* _Stored data_
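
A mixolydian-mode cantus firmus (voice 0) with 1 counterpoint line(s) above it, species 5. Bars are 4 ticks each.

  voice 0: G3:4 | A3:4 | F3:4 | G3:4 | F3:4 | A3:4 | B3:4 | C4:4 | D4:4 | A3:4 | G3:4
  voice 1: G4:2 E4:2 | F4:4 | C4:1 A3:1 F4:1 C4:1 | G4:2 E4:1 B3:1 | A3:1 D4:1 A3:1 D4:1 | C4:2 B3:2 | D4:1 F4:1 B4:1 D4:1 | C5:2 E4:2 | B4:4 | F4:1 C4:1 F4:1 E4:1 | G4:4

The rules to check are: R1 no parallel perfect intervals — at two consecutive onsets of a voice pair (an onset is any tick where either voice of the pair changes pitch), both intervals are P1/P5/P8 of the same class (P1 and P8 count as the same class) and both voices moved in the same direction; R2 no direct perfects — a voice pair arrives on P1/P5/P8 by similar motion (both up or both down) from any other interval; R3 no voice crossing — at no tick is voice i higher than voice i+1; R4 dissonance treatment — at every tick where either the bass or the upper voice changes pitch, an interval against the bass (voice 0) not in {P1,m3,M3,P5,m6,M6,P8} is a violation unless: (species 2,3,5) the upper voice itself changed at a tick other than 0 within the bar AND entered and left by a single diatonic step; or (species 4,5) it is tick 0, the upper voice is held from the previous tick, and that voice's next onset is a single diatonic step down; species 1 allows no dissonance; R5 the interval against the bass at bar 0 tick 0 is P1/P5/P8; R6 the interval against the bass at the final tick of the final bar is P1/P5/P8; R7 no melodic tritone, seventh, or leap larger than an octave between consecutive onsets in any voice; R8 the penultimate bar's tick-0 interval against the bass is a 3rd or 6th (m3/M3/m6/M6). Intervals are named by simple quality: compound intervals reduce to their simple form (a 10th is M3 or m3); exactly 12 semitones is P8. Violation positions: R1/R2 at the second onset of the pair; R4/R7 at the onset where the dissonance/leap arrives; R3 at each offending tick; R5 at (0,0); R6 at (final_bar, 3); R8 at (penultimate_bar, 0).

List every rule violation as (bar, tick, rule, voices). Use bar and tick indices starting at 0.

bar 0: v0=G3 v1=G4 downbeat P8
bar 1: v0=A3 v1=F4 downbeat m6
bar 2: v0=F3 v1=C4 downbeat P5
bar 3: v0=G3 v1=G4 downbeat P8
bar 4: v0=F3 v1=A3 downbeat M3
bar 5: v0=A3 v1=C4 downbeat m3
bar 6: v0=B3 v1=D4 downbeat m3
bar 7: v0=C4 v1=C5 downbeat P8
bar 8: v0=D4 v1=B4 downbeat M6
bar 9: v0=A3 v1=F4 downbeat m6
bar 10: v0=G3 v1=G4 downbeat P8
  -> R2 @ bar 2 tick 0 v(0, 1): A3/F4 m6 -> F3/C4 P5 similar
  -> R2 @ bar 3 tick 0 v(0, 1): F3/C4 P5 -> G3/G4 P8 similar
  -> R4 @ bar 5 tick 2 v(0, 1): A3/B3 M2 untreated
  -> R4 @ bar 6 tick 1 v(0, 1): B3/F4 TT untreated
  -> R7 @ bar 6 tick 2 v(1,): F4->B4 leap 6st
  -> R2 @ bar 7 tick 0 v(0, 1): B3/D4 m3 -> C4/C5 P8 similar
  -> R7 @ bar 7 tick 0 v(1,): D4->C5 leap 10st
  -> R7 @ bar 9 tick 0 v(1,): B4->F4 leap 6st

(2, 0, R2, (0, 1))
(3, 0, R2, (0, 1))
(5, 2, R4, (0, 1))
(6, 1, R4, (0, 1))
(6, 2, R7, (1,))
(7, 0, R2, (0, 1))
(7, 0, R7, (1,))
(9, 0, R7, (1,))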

* _Brief_
In the entries above, find the line with "voice 1: G4:2" and the line with "The rules to", then set down exactly those two and every line between them, nothing else.

* _Reply_
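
  voice 1: G4:2 E4:2 | F4:4 | C4:1 A3:1 F4:1 C4:1 | G4:2 E4:1 B3:1 | A3:1 D4:1 A3:1 D4:1 | C4:2 B3:2 | D4:1 F4:1 B4:1 D4:1 | C5:2 E4:2 | B4:4 | F4:1 C4:1 F4:1 E4:1 | G4:4

The rules to check are: R1 no parallel perfect intervals — at two consecutive onsets of a voice pair (an onset is any tick where either voice of the pair changes pitch), both intervals are P1/P5/P8 of the same class (P1 and P8 count as the same class) and both voices moved in the same direction; R2 no direct perfects — a voice pair arrives on P1/P5/P8 by similar motion (both up or both down) from any other interval; R3 no voice crossing — at no tick is voice i higher than voice i+1; R4 dissonance treatment — at every tick where either the bass or the upper voice changes pitch, an interval against the bass (voice 0) not in {P1,m3,M3,P5,m6,M6,P8} is a violation unless: (species 2,3,5) the upper voice itself changed at a tick other than 0 within the bar AND entered and left by a single diatonic step; or (species 4,5) it is tick 0, the upper voice is held from the previous tick, and that voice's next onset is a single diatonic step down; species 1 allows no dissonance; R5 the interval against the bass at bar 0 tick 0 is P1/P5/P8; R6 the interval against the bass at the final tick of the final bar is P1/P5/P8; R7 no melodic tritone, seventh, or leap larger than an octave between consecutive onsets in any voice; R8 the penultimate bar's tick-0 interval against the bass is a 3rd or 6th (m3/M3/m6/M6). Intervals are named by simple quality: compound intervals reduce to their simple form (a 10th is M3 or m3); exactly 12 semitones is P8. Violation positions: R1/R2 at the second onset of the pair; R4/R7 at the onset where the dissonance/leap arrives; R3 at each offending tick; R5 at (0,0); R6 at (final_bar, 3); R8 at (penultimate_bar, 0).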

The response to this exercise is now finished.